== AVAILABLE DATA ==
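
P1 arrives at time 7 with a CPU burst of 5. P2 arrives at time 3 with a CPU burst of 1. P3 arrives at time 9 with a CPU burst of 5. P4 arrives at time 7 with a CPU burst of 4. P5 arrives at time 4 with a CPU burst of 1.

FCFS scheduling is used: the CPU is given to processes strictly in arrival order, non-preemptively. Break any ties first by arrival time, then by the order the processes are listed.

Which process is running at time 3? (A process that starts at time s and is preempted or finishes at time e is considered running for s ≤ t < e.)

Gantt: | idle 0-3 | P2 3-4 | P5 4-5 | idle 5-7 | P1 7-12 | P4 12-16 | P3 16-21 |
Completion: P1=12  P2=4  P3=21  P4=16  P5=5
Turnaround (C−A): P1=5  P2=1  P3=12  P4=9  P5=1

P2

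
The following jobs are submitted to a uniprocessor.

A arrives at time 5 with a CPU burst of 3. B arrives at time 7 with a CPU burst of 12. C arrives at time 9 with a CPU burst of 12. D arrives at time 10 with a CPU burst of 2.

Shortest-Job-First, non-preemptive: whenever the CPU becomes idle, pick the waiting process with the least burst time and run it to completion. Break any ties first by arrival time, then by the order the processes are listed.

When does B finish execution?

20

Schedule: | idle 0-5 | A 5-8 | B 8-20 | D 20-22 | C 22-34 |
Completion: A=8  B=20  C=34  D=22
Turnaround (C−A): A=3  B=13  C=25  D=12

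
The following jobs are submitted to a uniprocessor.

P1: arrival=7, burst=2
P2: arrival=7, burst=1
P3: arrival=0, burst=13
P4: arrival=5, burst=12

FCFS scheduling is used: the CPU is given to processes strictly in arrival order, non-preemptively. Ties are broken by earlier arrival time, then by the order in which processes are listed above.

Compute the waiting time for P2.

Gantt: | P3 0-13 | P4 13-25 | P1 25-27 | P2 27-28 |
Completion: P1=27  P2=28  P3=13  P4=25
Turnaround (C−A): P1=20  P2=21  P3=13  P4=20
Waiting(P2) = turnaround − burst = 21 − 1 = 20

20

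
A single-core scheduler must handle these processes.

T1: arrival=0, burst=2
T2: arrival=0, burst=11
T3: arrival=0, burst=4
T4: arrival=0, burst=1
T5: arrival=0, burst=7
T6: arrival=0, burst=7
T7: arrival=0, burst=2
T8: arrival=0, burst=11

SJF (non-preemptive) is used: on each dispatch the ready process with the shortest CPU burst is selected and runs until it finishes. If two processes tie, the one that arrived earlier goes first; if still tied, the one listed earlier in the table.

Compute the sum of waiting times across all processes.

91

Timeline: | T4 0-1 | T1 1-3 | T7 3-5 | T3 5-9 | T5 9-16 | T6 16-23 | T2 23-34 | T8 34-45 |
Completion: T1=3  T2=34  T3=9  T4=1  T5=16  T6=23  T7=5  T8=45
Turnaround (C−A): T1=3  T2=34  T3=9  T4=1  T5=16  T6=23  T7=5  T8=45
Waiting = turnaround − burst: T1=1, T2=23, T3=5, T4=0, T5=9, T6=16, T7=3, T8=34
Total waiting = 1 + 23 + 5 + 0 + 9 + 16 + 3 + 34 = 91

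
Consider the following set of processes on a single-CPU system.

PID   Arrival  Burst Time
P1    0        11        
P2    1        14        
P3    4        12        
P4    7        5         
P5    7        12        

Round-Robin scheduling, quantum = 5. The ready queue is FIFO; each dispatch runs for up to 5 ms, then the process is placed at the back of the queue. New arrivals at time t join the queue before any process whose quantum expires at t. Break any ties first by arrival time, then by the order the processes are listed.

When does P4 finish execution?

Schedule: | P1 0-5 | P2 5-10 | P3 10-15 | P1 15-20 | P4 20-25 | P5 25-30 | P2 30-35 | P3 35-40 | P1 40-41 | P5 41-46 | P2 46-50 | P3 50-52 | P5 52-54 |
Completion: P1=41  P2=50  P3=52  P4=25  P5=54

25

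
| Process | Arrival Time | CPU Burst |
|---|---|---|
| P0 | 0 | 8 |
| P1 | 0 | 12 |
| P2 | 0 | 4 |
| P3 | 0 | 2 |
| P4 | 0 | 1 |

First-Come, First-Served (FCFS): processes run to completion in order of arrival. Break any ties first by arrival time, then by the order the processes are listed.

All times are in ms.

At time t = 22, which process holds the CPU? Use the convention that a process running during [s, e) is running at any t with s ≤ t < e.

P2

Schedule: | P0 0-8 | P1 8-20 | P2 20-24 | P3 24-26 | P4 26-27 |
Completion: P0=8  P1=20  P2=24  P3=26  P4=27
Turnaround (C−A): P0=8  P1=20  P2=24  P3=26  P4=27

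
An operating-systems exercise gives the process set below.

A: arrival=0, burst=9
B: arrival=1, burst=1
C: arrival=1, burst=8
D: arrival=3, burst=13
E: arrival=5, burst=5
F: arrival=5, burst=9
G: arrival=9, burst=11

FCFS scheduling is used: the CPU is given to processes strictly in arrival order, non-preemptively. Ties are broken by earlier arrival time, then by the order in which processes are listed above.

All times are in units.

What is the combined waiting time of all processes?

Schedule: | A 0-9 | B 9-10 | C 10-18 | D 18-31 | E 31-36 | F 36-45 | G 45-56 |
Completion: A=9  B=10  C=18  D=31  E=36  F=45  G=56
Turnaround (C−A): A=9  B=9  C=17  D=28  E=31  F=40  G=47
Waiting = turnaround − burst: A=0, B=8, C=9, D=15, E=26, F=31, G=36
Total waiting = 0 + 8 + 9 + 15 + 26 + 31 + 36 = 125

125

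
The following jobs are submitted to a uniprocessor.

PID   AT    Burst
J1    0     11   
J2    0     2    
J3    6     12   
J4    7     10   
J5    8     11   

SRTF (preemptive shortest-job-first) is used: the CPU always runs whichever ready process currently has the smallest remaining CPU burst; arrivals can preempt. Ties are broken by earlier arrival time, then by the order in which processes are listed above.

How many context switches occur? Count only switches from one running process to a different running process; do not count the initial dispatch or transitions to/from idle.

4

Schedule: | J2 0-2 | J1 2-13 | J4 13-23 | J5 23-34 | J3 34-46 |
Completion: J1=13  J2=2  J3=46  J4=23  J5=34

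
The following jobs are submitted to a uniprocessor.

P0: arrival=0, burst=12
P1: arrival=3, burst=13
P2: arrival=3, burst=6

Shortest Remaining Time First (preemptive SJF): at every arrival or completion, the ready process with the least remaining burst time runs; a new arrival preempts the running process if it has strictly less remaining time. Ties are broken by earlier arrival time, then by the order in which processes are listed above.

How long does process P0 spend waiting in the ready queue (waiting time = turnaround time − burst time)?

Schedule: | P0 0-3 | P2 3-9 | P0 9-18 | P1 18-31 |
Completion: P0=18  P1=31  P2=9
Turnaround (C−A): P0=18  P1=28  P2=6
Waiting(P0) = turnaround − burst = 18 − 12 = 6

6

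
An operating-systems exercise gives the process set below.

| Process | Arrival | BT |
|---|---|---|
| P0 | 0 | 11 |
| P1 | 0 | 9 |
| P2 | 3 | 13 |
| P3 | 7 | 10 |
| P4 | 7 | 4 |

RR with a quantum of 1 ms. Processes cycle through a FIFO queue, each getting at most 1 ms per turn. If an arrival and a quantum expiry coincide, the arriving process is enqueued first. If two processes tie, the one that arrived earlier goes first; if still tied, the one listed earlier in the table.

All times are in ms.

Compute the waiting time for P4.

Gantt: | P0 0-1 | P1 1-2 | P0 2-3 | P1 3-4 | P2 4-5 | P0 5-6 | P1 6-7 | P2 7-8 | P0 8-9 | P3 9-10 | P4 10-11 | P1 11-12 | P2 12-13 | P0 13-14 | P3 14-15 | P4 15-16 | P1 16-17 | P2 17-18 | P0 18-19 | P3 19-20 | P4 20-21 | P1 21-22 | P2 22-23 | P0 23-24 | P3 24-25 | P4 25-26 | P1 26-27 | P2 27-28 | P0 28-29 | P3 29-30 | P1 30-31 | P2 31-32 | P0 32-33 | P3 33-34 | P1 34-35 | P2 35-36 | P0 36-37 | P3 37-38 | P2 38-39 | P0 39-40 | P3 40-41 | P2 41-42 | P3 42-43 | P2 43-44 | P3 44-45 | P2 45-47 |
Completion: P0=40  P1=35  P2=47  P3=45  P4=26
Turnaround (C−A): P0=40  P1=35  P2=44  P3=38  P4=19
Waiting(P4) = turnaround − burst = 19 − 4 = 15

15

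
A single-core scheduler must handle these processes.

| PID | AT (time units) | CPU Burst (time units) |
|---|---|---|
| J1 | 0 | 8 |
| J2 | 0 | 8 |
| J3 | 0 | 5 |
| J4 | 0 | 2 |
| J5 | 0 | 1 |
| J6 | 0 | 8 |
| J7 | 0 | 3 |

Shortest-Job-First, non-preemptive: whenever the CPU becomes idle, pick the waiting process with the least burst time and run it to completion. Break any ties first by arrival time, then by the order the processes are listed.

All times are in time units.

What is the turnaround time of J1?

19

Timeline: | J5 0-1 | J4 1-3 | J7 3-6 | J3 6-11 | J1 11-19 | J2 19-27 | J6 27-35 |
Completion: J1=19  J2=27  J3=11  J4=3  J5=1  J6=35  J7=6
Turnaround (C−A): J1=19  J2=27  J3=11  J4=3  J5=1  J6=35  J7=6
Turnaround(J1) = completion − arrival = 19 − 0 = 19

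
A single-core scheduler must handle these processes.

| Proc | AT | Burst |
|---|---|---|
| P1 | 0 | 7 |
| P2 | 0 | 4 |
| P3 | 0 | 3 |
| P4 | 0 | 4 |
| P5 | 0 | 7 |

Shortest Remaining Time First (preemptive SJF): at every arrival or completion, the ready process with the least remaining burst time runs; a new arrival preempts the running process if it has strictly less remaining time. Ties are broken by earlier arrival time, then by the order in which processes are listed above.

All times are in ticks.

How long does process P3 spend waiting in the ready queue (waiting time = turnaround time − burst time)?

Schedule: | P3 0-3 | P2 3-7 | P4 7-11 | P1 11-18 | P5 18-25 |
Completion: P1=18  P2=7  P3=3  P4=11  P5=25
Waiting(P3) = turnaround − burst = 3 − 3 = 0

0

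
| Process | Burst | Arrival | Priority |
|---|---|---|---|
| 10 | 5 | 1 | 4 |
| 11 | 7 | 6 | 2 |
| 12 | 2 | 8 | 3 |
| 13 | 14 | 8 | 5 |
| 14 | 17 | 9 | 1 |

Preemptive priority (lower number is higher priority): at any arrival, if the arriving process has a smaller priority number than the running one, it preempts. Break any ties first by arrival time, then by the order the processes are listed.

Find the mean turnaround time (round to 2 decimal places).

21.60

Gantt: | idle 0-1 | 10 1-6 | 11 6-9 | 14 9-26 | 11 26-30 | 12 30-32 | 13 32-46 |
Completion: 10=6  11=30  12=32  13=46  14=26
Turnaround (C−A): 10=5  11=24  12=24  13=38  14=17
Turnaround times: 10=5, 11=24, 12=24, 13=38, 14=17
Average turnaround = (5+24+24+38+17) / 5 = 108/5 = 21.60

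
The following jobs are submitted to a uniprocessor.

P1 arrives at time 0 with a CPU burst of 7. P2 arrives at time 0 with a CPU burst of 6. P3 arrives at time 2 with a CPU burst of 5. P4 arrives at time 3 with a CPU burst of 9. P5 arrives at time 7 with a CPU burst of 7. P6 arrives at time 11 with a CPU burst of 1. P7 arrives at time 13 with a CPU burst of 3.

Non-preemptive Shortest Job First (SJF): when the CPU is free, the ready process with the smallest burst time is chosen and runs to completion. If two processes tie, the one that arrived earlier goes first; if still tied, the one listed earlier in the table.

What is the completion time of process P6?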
---
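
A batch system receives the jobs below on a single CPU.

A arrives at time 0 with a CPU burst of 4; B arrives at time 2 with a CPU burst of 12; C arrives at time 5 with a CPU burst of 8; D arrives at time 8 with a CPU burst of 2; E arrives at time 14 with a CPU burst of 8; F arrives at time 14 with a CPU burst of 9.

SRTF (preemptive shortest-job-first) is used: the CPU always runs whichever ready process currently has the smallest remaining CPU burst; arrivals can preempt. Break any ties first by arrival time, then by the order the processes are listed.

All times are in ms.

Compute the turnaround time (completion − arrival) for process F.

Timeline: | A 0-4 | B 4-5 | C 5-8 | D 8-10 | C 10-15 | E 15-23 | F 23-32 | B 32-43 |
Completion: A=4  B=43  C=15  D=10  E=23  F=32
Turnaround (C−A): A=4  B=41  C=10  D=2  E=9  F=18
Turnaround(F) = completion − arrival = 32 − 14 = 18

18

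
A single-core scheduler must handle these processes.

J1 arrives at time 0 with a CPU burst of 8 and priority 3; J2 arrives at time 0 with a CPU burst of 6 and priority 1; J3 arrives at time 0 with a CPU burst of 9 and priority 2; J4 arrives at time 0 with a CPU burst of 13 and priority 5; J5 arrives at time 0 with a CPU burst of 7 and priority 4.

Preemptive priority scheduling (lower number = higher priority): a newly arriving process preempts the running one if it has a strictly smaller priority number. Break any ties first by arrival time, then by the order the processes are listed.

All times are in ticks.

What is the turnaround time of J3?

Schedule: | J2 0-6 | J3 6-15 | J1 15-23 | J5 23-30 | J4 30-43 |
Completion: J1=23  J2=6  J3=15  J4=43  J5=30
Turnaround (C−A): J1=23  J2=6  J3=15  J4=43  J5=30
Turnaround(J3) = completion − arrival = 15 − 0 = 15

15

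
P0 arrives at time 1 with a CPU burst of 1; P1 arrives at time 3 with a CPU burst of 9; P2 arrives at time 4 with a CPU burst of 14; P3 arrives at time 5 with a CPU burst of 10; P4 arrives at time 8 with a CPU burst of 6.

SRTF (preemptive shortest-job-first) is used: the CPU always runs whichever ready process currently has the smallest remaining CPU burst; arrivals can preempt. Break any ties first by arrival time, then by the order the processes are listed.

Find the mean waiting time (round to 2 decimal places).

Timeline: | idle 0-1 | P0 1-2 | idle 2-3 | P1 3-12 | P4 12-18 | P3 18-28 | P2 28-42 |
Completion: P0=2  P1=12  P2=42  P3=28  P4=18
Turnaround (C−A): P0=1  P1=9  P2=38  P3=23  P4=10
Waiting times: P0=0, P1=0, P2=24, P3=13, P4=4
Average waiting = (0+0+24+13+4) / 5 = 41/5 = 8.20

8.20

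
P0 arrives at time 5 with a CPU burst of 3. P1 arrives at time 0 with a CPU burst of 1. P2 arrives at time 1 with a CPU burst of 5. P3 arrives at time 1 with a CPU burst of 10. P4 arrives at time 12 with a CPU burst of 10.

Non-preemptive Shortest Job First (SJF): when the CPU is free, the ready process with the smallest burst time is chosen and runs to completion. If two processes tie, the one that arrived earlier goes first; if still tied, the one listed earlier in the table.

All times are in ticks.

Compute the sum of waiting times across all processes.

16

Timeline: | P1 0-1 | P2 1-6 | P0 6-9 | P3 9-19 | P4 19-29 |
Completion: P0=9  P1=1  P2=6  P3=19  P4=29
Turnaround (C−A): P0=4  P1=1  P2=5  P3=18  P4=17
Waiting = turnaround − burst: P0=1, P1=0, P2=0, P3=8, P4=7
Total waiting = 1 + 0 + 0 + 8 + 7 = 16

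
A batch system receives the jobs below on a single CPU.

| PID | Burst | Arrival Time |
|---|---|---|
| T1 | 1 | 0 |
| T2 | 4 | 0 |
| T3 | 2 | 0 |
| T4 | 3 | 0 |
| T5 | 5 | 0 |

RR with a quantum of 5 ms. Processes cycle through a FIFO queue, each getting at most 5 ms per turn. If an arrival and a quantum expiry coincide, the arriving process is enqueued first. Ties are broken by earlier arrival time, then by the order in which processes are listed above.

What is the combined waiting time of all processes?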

== PROBLEM DESCRIPTION ==
Some lines of the data may hold the word "lower". Say how many do, with nothing else.

== RESPONSE TO THE TASK ==
2